[How to complete this task]
What follows is a set of records; give them all back exactly.

[Collected data]
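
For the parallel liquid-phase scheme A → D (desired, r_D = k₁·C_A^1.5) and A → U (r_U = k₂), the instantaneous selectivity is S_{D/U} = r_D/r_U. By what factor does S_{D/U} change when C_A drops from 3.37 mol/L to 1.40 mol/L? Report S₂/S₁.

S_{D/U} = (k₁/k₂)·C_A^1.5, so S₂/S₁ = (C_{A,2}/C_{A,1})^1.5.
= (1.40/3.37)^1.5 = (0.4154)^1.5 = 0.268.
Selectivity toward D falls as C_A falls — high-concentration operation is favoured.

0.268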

[Written solution]
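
For the parallel liquid-phase scheme A → D (desired, r_D = k₁·C_A^1.5) and A → U (r_U = k₂), the instantaneous selectivity is S_{D/U} = r_D/r_U. By what factor does S_{D/U} change when C_A drops from 3.37 mol/L to 1.40 mol/L? Report S₂/S₁.

S_{D/U} = (k₁/k₂)·C_A^1.5, so S₂/S₁ = (C_{A,2}/C_{A,1})^1.5.
= (1.40/3.37)^1.5 = (0.4154)^1.5 = 0.268.
Selectivity toward D falls as C_A falls — high-concentration operation is favoured.

0.268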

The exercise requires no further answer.